Dataset entries:
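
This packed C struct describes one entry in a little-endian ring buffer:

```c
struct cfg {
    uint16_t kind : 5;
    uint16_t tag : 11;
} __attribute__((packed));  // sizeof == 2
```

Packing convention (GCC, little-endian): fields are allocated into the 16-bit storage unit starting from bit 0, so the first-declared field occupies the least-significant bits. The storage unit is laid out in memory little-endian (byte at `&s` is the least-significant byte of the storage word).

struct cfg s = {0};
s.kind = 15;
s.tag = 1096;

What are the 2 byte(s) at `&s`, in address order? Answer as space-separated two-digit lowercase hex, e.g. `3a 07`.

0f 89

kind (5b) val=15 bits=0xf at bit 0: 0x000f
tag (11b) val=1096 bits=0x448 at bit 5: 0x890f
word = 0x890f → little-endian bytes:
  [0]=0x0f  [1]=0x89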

Task prompt: The answer is a portion of the data. Write out exactly the line with "What are the" and all lines after it.

Task solution:
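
What are the 2 byte(s) at `&s`, in address order? Answer as space-separated two-digit lowercase hex, e.g. `3a 07`.

0f 89

kind (5b) val=15 bits=0xf at bit 0: 0x000f
tag (11b) val=1096 bits=0x448 at bit 5: 0x890f
word = 0x890f → little-endian bytes:
  [0]=0x0f  [1]=0x89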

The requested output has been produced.